Stored data
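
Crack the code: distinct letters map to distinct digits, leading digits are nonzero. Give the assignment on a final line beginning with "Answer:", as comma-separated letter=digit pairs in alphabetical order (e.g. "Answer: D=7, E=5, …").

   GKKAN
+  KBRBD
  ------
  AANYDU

Step 1. [col 1: N + D ≡ U (mod 10)] no forcing yet in column 1 (carry-in 0); N=7 is free and consistent — try it, so N=7.
Step 2. [A] A is the leading digit of a 6-digit sum of two 5-digit numbers; the final carry is exactly 1 ⇒ A=1.
Step 3. [col 1: N + D ≡ U (mod 10)] several values work for U in column 1 (N + D ≡ U (mod 10), carry-in 0); try U=3. So U=3.
Step 4. [col 1: N + D ≡ U (mod 10)] column 1: given N=7, U=3, carry-in 0, and digits 1,3,7 already taken and all letters distinct, N+D≡U (mod 10) forces D=6. So D=6.
Step 5. [col 2: A + B ≡ D (mod 10)] column 2: given A=1, D=6, carry-in 1, and digits 1,3,6,7 already taken and all letters distinct, A+B≡D (mod 10) forces B=4 ⇒ B=4.
Step 6. [col 3: K + R ≡ Y (mod 10)] in column 3 we have K+R≡Y with carry-in 0; given nothing yet and digits 1,3,4,6,7 already taken and all letters distinct, that pins Y to 0, so Y=0.
Step 7. [col 3: K + R ≡ Y (mod 10)] no forcing yet in column 3 (carry-in 0); K=2 is free and consistent — try it. So K=2.
Step 8. [col 3: K + R ≡ Y (mod 10)] from column 3 (K=2, Y=0, carry-in 0, digits 0,1,2,3,4,6,7 already taken and all letters distinct): R must equal 8. So R=8.
Step 9. [col 5: G + K ≡ A (mod 10)] in column 5 we have G+K≡A with carry-in 0; given K=2, A=1 and digits 0,1,2,3,4,6,7,8 already taken and all letters distinct, that pins G to 9. So G=9.

Answer: A=1, B=4, D=6, G=9, K=2, N=7, R=8, U=3, Y=0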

● **Exercise directions**: Copy each record from above without leaving any out.

● **Expected output**:
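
Crack the code: distinct letters map to distinct digits, leading digits are nonzero. Give the assignment on a final line beginning with "Answer:", as comma-separated letter=digit pairs in alphabetical order (e.g. "Answer: D=7, E=5, …").

   GKKAN
+  KBRBD
  ------
  AANYDU

Step 1. [col 1: N + D ≡ U (mod 10)] no forcing yet in column 1 (carry-in 0); N=7 is free and consistent — try it, so N=7.
Step 2. [A] A is the leading digit of a 6-digit sum of two 5-digit numbers; the final carry is exactly 1 ⇒ A=1.
Step 3. [col 1: N + D ≡ U (mod 10)] several values work for U in column 1 (N + D ≡ U (mod 10), carry-in 0); try U=3. So U=3.
Step 4. [col 1: N + D ≡ U (mod 10)] column 1: given N=7, U=3, carry-in 0, and digits 1,3,7 already taken and all letters distinct, N+D≡U (mod 10) forces D=6. So D=6.
Step 5. [col 2: A + B ≡ D (mod 10)] column 2: given A=1, D=6, carry-in 1, and digits 1,3,6,7 already taken and all letters distinct, A+B≡D (mod 10) forces B=4 ⇒ B=4.
Step 6. [col 3: K + R ≡ Y (mod 10)] in column 3 we have K+R≡Y with carry-in 0; given nothing yet and digits 1,3,4,6,7 already taken and all letters distinct, that pins Y to 0, so Y=0.
Step 7. [col 3: K + R ≡ Y (mod 10)] no forcing yet in column 3 (carry-in 0); K=2 is free and consistent — try it. So K=2.
Step 8. [col 3: K + R ≡ Y (mod 10)] from column 3 (K=2, Y=0, carry-in 0, digits 0,1,2,3,4,6,7 already taken and all letters distinct): R must equal 8. So R=8.
Step 9. [col 5: G + K ≡ A (mod 10)] in column 5 we have G+K≡A with carry-in 0; given K=2, A=1 and digits 0,1,2,3,4,6,7,8 already taken and all letters distinct, that pins G to 9. So G=9.

Answer: A=1, B=4, D=6, G=9, K=2, N=7, R=8, U=3, Y=0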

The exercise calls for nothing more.